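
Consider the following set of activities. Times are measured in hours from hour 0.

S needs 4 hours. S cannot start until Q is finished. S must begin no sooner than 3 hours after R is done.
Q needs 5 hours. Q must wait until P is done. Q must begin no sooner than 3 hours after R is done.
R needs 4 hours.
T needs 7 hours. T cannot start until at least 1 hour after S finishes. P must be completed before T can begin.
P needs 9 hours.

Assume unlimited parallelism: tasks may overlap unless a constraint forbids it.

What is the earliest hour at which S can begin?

14

Nothing blocks R, so it runs from hour 0 to hour 4.
P has no prerequisites, so it starts at hour 0 and finishes at hour 9.
Q needs all of P (finishes hour 9); R (finishes hour 4, plus 3-hour gap → hour 7). That puts its earliest start at hour 9; it finishes at 9 + 5 = hour 14.
S waits on Q (finishes hour 14); R (finishes hour 4, plus 3-hour gap → hour 7). The latest of these is hour 14, which is the earliest S can start.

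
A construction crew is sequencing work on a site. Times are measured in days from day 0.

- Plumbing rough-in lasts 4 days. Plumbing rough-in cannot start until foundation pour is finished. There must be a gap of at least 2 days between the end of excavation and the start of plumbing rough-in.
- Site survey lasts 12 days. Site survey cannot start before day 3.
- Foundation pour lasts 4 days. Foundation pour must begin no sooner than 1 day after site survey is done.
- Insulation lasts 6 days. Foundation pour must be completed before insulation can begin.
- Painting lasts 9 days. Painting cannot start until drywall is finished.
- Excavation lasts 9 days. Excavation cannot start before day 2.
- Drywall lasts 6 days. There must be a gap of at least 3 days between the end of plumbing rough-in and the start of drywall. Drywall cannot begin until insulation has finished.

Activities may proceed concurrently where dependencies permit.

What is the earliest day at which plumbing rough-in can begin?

Excavation waits on its own release at day 2, so it starts at day 2 and finishes at 2 + 9 = day 11.
Site survey waits on its own release at day 3, so it starts at day 3 and finishes at 3 + 12 = day 15.
Foundation pour cannot begin until site survey (finishes day 15, plus 1-day gap → day 16). It runs from day 16 to 16 + 4 = day 20.
Plumbing rough-in waits on foundation pour (finishes day 20); excavation (finishes day 11, plus 2-day gap → day 13). The latest of these is day 20, which is the earliest plumbing rough-in can start.

20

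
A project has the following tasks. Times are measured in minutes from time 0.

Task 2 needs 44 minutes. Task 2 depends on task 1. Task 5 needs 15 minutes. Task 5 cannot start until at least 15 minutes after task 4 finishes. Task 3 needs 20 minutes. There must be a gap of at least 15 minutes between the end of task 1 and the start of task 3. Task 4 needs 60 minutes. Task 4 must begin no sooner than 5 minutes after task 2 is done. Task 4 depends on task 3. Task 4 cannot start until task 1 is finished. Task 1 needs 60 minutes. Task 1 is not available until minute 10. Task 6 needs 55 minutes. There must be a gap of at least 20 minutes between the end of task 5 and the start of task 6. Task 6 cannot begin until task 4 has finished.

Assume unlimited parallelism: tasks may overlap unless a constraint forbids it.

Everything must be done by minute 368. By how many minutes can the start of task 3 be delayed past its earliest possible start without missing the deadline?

98

After its own release at minute 10, task 1 can start at minute 10 and finishes at minute 70.
Task 3 waits on task 1 (finishes minute 70, plus 15-minute gap → minute 85), so it starts at minute 85 and finishes at 85 + 20 = minute 105.

Working backward from the deadline:
To finish by minute 368, task 6 (duration 55) must start no later than minute 313.
Task 5 feeds into task 6 (must start by minute 313, minus 20-minute gap → minute 293); so task 5 must finish by minute 293 and therefore start by minute 278.
Task 4 feeds task 5 (must start by minute 278, minus 15-minute gap → minute 263); task 6 (must start by minute 313). Taking the minimum, task 4 must finish by minute 263 and start by 263 − 60 = minute 203.
Task 3 feeds into task 4 (must start by minute 203); so task 3 must finish by minute 203 and therefore start by minute 183.
So task 3 can start as early as minute 85 and as late as minute 183, giving 183 − 85 = 98 minutes of slack.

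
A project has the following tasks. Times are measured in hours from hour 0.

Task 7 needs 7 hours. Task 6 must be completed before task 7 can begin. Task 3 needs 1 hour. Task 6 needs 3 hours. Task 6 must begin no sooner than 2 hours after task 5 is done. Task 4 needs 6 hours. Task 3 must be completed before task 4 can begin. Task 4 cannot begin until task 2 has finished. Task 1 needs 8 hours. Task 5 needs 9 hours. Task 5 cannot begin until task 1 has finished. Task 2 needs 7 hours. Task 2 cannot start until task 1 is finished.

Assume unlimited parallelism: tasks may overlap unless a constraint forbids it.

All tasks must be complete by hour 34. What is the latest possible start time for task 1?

5

Task 4 must finish by hour 34; it takes 6 hours, so it must start by 34 − 6 = hour 28.
Task 2 has to be done before task 4 (must start by hour 28). That means finishing by hour 28, i.e. starting by 28 − 7 = hour 21.
Nothing follows task 7; the deadline of hour 34 is its only limit. It must start by 34 − 7 = hour 27.
Task 6 has to be done before task 7 (must start by hour 27). That means finishing by hour 27, i.e. starting by 27 − 3 = hour 24.
Since task 6 (must start by hour 24, minus 2-hour gap → hour 22) depends on it, task 5 must finish by hour 22. Backing off its 9-hour duration gives a latest start of hour 13.
For task 1: task 2 (must start by hour 21); task 5 (must start by hour 13). The most restrictive is hour 13; with an 8-hour duration, task 1 must start by hour 5.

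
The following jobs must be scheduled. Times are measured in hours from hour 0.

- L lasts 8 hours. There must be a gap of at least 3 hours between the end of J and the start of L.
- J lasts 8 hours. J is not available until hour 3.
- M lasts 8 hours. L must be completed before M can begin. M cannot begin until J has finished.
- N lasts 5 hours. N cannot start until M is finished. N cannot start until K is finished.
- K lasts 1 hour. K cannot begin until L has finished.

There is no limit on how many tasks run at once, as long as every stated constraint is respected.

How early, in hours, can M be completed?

After its own release at hour 3, J can start at hour 3 and finishes at hour 11.
L waits on J (finishes hour 11, plus 3-hour gap → hour 14), so it starts at hour 14 and finishes at 14 + 8 = hour 22.
For M: L (finishes hour 22); J (finishes hour 11). Taking the maximum gives a start of hour 22, and it finishes at 22 + 8 = hour 30.

30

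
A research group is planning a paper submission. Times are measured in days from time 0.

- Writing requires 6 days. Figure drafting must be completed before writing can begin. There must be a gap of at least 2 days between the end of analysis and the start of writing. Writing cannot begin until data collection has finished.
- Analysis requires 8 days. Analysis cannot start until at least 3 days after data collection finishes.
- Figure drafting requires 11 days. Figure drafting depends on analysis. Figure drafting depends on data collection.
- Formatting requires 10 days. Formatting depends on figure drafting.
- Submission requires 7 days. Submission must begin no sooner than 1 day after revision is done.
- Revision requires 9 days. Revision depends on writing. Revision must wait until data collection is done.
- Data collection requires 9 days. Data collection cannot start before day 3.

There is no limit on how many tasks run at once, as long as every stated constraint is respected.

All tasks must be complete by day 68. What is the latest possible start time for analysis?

Nothing follows submission; the deadline of day 68 is its only limit. It must start by 68 − 7 = day 61.
Revision feeds into submission (must start by day 61, minus 1-day gap → day 60); so revision must finish by day 60 and therefore start by day 51.
Since revision (must start by day 51) depends on it, writing must finish by day 51. Backing off its 6-day duration gives a latest start of day 45.
Nothing follows formatting; the deadline of day 68 is its only limit. It must start by 68 − 10 = day 58.
Figure drafting feeds writing (must start by day 45); formatting (must start by day 58). Taking the minimum, figure drafting must finish by day 45 and start by 45 − 11 = day 34.
Analysis has several dependents: figure drafting (must start by day 34); writing (must start by day 45, minus 2-day gap → day 43). The earliest of those limits is day 34, so analysis must start by 34 − 8 = day 26.

26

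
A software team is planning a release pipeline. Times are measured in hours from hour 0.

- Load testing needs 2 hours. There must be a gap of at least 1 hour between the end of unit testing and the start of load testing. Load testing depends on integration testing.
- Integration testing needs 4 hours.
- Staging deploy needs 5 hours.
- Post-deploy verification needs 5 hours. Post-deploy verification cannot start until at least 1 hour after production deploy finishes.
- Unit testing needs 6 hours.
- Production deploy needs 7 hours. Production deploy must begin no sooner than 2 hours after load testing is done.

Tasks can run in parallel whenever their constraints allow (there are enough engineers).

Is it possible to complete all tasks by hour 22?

Nothing blocks staging deploy, so it runs from hour 0 to hour 5.
Integration testing can start immediately at hour 0; it finishes at hour 4.
Nothing blocks unit testing, so it runs from hour 0 to hour 6.
For load testing: unit testing (finishes hour 6, plus 1-hour gap → hour 7); integration testing (finishes hour 4). Taking the maximum gives a start of hour 7, and it finishes at 7 + 2 = hour 9.
After load testing (finishes hour 9, plus 2-hour gap → hour 11), production deploy can start at hour 11 and finishes at hour 18.
After production deploy (finishes hour 18, plus 1-hour gap → hour 19), post-deploy verification can start at hour 19 and finishes at hour 24.
The earliest everything can be done is hour 24, which is after the deadline of 22, so it is not possible.

No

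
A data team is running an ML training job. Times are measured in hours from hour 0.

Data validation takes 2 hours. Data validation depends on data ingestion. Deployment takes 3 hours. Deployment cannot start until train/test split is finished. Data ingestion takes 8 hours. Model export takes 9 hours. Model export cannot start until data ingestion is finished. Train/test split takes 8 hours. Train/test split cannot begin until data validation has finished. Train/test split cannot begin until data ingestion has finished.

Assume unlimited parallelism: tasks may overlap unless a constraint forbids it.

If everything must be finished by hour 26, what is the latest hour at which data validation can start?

Deployment has no dependents, so it just needs to finish by hour 26. Starting by 26 − 3 = hour 23 achieves that.
Train/test split must finish before deployment (must start by hour 23). With an 8-hour duration, train/test split must start by 23 − 8 = hour 15.
Data validation feeds into train/test split (must start by hour 15); so data validation must finish by hour 15 and therefore start by hour 13.

13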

→ What this task involves: Your answer should be the lines of the listing above between the line holding "T needs 7 hours." and the line holding "A construction crew", inclusive, restated word for word and alone.

→ Result for this exercise:
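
T needs 7 hours. T cannot start until at least 1 hour after S finishes. P must be completed before T can begin.
P needs 9 hours.

Assume unlimited parallelism: tasks may overlap unless a constraint forbids it.

What is the earliest hour at which S can begin?

14

Nothing blocks R, so it runs from hour 0 to hour 4.
P has no prerequisites, so it starts at hour 0 and finishes at hour 9.
Q needs all of P (finishes hour 9); R (finishes hour 4, plus 3-hour gap → hour 7). That puts its earliest start at hour 9; it finishes at 9 + 5 = hour 14.
S waits on Q (finishes hour 14); R (finishes hour 4, plus 3-hour gap → hour 7). The latest of these is hour 14, which is the earliest S can start.

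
A construction crew is sequencing work on a site. Times are measured in days from day 0.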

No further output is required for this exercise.